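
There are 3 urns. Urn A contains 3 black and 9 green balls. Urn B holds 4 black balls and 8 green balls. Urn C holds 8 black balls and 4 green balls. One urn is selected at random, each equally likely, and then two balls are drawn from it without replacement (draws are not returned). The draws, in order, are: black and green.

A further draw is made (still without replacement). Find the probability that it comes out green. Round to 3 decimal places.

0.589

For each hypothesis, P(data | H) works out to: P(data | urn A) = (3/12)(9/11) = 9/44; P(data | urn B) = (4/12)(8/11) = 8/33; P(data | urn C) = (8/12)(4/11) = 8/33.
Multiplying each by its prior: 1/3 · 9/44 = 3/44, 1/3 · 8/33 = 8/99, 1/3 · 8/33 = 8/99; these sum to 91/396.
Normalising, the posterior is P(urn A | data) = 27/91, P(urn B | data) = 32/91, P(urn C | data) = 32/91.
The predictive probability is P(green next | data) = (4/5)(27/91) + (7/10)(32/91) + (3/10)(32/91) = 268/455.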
◆ ◆ ◆
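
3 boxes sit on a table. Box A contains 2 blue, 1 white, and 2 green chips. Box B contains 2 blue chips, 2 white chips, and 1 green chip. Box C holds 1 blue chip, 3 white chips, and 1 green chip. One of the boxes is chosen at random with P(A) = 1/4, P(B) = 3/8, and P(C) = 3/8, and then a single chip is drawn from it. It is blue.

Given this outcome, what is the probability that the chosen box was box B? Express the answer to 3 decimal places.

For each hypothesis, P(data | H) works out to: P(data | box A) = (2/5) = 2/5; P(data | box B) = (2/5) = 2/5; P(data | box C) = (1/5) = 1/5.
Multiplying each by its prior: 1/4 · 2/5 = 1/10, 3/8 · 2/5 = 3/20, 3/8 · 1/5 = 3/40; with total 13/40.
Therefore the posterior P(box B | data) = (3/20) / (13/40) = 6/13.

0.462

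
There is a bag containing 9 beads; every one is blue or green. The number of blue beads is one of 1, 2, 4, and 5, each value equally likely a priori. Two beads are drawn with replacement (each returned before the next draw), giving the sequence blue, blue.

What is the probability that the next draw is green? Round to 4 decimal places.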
◆ ◆ ◆
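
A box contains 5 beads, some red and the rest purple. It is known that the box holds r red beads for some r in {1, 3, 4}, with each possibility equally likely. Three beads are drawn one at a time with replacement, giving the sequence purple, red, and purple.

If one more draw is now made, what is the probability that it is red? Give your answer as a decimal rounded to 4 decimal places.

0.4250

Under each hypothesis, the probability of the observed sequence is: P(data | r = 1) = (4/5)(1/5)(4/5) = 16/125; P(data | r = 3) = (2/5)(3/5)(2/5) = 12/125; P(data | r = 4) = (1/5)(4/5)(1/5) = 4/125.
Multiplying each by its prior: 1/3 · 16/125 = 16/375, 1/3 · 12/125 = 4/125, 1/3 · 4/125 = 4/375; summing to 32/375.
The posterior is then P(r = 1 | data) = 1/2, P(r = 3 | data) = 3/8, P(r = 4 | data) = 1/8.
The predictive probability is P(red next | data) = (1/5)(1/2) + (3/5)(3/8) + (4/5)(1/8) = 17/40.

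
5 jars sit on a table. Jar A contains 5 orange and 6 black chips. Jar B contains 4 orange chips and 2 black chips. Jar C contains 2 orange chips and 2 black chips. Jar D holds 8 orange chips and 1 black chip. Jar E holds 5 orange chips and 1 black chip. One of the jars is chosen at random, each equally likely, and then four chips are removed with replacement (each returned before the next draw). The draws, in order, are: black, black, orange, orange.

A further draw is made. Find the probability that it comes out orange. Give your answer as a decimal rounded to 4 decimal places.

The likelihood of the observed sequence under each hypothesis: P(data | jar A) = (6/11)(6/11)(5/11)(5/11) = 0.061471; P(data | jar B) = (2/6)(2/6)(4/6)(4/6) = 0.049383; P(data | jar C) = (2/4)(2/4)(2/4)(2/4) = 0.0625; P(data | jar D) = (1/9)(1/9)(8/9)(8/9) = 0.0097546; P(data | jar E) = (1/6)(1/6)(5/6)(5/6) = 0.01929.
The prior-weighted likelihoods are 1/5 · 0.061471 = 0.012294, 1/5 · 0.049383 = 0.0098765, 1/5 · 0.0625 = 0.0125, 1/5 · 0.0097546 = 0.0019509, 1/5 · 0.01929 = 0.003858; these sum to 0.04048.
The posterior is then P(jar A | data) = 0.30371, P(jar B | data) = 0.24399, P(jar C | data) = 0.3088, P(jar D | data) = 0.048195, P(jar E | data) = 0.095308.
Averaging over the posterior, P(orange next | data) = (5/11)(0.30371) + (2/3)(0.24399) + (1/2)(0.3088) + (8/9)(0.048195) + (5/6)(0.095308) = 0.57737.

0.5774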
◆ ◆ ◆
When a line in the material includes the word "beads", copy it out.

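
There is a bag containing 9 beads; every one is blue or green. The number of blue beads is one of 1, 2, 4, and 5, each value equally likely a priori. Two beads are drawn with replacement (each returned before the next draw), giving the sequence blue, blue.
A box contains 5 beads, some red and the rest purple. It is known that the box holds r red beads for some r in {1, 3, 4}, with each possibility equally likely. Three beads are drawn one at a time with replacement, giving the sequence purple, red, and purple.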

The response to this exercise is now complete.